**** Provided records ****
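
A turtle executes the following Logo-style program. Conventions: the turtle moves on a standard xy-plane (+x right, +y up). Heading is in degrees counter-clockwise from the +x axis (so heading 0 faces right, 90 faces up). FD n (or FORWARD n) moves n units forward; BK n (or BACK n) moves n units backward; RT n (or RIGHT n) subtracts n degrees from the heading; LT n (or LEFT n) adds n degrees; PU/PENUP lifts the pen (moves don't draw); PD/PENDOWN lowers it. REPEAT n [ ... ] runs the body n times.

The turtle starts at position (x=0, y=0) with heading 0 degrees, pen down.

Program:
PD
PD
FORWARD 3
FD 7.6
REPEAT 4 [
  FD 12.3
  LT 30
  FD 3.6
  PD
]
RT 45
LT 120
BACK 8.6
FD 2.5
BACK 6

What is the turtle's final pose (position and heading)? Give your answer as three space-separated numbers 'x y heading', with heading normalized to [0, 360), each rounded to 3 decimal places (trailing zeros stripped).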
****
What you will do:
Print the entries exactly.

Result of this task:
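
A turtle executes the following Logo-style program. Conventions: the turtle moves on a standard xy-plane (+x right, +y up). Heading is in degrees counter-clockwise from the +x axis (so heading 0 faces right, 90 faces up). FD n (or FORWARD n) moves n units forward; BK n (or BACK n) moves n units backward; RT n (or RIGHT n) subtracts n degrees from the heading; LT n (or LEFT n) adds n degrees; PU/PENUP lifts the pen (moves don't draw); PD/PENDOWN lowers it. REPEAT n [ ... ] runs the body n times.

The turtle starts at position (x=0, y=0) with heading 0 degrees, pen down.

Program:
PD
PD
FORWARD 3
FD 7.6
REPEAT 4 [
  FD 12.3
  LT 30
  FD 3.6
  PD
]
RT 45
LT 120
BACK 8.6
FD 2.5
BACK 6

What is the turtle's final pose (position and heading)? Give your answer as three space-separated numbers 'x y heading', with heading normalized to [0, 360), each rounded to 3 decimal places (trailing zeros stripped).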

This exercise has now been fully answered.